RECORDED INFORMATION section start

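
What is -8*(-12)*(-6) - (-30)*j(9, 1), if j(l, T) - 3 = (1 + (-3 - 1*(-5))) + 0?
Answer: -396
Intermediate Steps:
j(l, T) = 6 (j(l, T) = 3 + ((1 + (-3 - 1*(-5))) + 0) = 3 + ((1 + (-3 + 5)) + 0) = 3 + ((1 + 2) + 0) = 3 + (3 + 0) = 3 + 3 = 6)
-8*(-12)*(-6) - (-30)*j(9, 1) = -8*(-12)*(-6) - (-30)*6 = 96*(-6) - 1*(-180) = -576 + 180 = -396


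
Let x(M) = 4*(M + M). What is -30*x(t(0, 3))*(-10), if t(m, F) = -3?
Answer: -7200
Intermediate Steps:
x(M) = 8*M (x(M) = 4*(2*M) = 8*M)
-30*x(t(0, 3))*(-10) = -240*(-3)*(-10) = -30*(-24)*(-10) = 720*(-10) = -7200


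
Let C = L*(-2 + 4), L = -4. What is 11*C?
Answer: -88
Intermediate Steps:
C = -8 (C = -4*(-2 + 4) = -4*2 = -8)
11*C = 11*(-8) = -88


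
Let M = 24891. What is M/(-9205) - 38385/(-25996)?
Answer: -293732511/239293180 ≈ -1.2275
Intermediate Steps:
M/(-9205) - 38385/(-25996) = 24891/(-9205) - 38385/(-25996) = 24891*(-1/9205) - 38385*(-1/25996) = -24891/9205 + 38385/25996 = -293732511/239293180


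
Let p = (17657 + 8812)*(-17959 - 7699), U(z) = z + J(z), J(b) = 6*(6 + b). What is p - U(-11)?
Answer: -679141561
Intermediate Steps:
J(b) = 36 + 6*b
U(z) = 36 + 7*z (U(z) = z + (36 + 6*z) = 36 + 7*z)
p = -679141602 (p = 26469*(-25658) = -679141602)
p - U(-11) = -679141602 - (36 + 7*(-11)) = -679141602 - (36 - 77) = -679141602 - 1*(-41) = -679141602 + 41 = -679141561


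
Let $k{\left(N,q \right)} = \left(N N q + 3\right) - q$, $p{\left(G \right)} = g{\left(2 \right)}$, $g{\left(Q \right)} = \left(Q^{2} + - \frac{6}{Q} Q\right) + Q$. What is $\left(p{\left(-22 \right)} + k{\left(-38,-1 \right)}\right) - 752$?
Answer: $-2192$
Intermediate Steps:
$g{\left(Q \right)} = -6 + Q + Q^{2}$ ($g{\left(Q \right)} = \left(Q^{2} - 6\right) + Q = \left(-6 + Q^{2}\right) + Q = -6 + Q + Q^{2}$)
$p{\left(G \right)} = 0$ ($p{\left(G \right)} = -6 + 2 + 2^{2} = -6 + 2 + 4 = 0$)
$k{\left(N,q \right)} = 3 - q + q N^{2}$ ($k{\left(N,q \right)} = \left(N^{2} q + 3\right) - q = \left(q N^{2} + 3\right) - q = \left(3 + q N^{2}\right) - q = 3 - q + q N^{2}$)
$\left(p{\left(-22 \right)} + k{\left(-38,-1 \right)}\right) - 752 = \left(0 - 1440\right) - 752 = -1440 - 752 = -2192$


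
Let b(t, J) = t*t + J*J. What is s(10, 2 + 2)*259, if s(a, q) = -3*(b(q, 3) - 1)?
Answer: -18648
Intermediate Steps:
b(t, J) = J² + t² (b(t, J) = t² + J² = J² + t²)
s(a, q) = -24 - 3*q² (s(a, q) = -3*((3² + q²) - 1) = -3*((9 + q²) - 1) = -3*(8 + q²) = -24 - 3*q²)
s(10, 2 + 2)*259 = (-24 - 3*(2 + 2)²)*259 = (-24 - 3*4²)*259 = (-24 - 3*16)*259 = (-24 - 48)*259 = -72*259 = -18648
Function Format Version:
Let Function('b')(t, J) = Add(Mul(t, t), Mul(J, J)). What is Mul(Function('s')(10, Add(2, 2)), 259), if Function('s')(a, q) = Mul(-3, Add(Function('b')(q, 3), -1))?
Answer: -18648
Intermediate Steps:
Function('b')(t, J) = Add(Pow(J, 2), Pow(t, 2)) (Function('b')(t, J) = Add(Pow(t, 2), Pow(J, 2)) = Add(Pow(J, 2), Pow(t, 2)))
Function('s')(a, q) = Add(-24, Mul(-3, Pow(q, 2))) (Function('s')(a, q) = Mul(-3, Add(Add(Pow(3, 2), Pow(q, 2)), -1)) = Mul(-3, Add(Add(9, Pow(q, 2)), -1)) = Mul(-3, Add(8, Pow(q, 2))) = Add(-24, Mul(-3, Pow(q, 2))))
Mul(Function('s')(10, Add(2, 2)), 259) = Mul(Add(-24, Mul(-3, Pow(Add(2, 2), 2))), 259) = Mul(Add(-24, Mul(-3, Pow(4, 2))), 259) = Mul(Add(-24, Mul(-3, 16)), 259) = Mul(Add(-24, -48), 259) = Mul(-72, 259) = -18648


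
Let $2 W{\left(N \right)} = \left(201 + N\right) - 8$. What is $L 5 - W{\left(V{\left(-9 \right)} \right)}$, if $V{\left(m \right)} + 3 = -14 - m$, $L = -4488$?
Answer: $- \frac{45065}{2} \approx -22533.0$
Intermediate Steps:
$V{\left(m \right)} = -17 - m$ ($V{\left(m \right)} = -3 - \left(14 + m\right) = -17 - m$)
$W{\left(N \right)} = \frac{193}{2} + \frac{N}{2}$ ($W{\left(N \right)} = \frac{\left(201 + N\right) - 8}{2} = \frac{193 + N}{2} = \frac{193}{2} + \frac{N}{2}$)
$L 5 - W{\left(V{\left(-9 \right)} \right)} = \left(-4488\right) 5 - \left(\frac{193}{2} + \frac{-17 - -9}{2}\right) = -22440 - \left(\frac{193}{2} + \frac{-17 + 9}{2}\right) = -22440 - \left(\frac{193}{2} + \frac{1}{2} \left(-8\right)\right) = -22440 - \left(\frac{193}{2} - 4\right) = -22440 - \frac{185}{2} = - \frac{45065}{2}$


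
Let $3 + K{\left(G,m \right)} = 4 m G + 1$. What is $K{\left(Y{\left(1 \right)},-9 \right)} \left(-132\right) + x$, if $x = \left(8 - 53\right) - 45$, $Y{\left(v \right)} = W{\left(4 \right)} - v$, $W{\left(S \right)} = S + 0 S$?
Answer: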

RECORDED INFORMATION section end

PROBLEM DETAILS
The entries above need to be transcribed with no differences at all.

REPLY
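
What is -8*(-12)*(-6) - (-30)*j(9, 1), if j(l, T) - 3 = (1 + (-3 - 1*(-5))) + 0?
Answer: -396
Intermediate Steps:
j(l, T) = 6 (j(l, T) = 3 + ((1 + (-3 - 1*(-5))) + 0) = 3 + ((1 + (-3 + 5)) + 0) = 3 + ((1 + 2) + 0) = 3 + (3 + 0) = 3 + 3 = 6)
-8*(-12)*(-6) - (-30)*j(9, 1) = -8*(-12)*(-6) - (-30)*6 = 96*(-6) - 1*(-180) = -576 + 180 = -396


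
Let x(M) = 4*(M + M). What is -30*x(t(0, 3))*(-10), if t(m, F) = -3?
Answer: -7200
Intermediate Steps:
x(M) = 8*M (x(M) = 4*(2*M) = 8*M)
-30*x(t(0, 3))*(-10) = -240*(-3)*(-10) = -30*(-24)*(-10) = 720*(-10) = -7200


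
Let C = L*(-2 + 4), L = -4. What is 11*C?
Answer: -88
Intermediate Steps:
C = -8 (C = -4*(-2 + 4) = -4*2 = -8)
11*C = 11*(-8) = -88


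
Let M = 24891. What is M/(-9205) - 38385/(-25996)?
Answer: -293732511/239293180 ≈ -1.2275
Intermediate Steps:
M/(-9205) - 38385/(-25996) = 24891/(-9205) - 38385/(-25996) = 24891*(-1/9205) - 38385*(-1/25996) = -24891/9205 + 38385/25996 = -293732511/239293180


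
Let p = (17657 + 8812)*(-17959 - 7699), U(z) = z + J(z), J(b) = 6*(6 + b). What is p - U(-11)?
Answer: -679141561
Intermediate Steps:
J(b) = 36 + 6*b
U(z) = 36 + 7*z (U(z) = z + (36 + 6*z) = 36 + 7*z)
p = -679141602 (p = 26469*(-25658) = -679141602)
p - U(-11) = -679141602 - (36 + 7*(-11)) = -679141602 - (36 - 77) = -679141602 - 1*(-41) = -679141602 + 41 = -679141561


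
Let $k{\left(N,q \right)} = \left(N N q + 3\right) - q$, $p{\left(G \right)} = g{\left(2 \right)}$, $g{\left(Q \right)} = \left(Q^{2} + - \frac{6}{Q} Q\right) + Q$. What is $\left(p{\left(-22 \right)} + k{\left(-38,-1 \right)}\right) - 752$?
Answer: $-2192$
Intermediate Steps:
$g{\left(Q \right)} = -6 + Q + Q^{2}$ ($g{\left(Q \right)} = \left(Q^{2} - 6\right) + Q = \left(-6 + Q^{2}\right) + Q = -6 + Q + Q^{2}$)
$p{\left(G \right)} = 0$ ($p{\left(G \right)} = -6 + 2 + 2^{2} = -6 + 2 + 4 = 0$)
$k{\left(N,q \right)} = 3 - q + q N^{2}$ ($k{\left(N,q \right)} = \left(N^{2} q + 3\right) - q = \left(q N^{2} + 3\right) - q = \left(3 + q N^{2}\right) - q = 3 - q + q N^{2}$)
$\left(p{\left(-22 \right)} + k{\left(-38,-1 \right)}\right) - 752 = \left(0 - 1440\right) - 752 = -1440 - 752 = -2192$


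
Let b(t, J) = t*t + J*J. What is s(10, 2 + 2)*259, if s(a, q) = -3*(b(q, 3) - 1)?
Answer: -18648
Intermediate Steps:
b(t, J) = J² + t² (b(t, J) = t² + J² = J² + t²)
s(a, q) = -24 - 3*q² (s(a, q) = -3*((3² + q²) - 1) = -3*((9 + q²) - 1) = -3*(8 + q²) = -24 - 3*q²)
s(10, 2 + 2)*259 = (-24 - 3*(2 + 2)²)*259 = (-24 - 3*4²)*259 = (-24 - 3*16)*259 = (-24 - 48)*259 = -72*259 = -18648
Function Format Version:
Let Function('b')(t, J) = Add(Mul(t, t), Mul(J, J)). What is Mul(Function('s')(10, Add(2, 2)), 259), if Function('s')(a, q) = Mul(-3, Add(Function('b')(q, 3), -1))?
Answer: -18648
Intermediate Steps:
Function('b')(t, J) = Add(Pow(J, 2), Pow(t, 2)) (Function('b')(t, J) = Add(Pow(t, 2), Pow(J, 2)) = Add(Pow(J, 2), Pow(t, 2)))
Function('s')(a, q) = Add(-24, Mul(-3, Pow(q, 2))) (Function('s')(a, q) = Mul(-3, Add(Add(Pow(3, 2), Pow(q, 2)), -1)) = Mul(-3, Add(Add(9, Pow(q, 2)), -1)) = Mul(-3, Add(8, Pow(q, 2))) = Add(-24, Mul(-3, Pow(q, 2))))
Mul(Function('s')(10, Add(2, 2)), 259) = Mul(Add(-24, Mul(-3, Pow(Add(2, 2), 2))), 259) = Mul(Add(-24, Mul(-3, Pow(4, 2))), 259) = Mul(Add(-24, Mul(-3, 16)), 259) = Mul(Add(-24, -48), 259) = Mul(-72, 259) = -18648


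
Let $2 W{\left(N \right)} = \left(201 + N\right) - 8$. What is $L 5 - W{\left(V{\left(-9 \right)} \right)}$, if $V{\left(m \right)} + 3 = -14 - m$, $L = -4488$?
Answer: $- \frac{45065}{2} \approx -22533.0$
Intermediate Steps:
$V{\left(m \right)} = -17 - m$ ($V{\left(m \right)} = -3 - \left(14 + m\right) = -17 - m$)
$W{\left(N \right)} = \frac{193}{2} + \frac{N}{2}$ ($W{\left(N \right)} = \frac{\left(201 + N\right) - 8}{2} = \frac{193 + N}{2} = \frac{193}{2} + \frac{N}{2}$)
$L 5 - W{\left(V{\left(-9 \right)} \right)} = \left(-4488\right) 5 - \left(\frac{193}{2} + \frac{-17 - -9}{2}\right) = -22440 - \left(\frac{193}{2} + \frac{-17 + 9}{2}\right) = -22440 - \left(\frac{193}{2} + \frac{1}{2} \left(-8\right)\right) = -22440 - \left(\frac{193}{2} - 4\right) = -22440 - \frac{185}{2} = - \frac{45065}{2}$


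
Let $3 + K{\left(G,m \right)} = 4 m G + 1$. What is $K{\left(Y{\left(1 \right)},-9 \right)} \left(-132\right) + x$, if $x = \left(8 - 53\right) - 45$, $Y{\left(v \right)} = W{\left(4 \right)} - v$, $W{\left(S \right)} = S + 0 S$?
Answer: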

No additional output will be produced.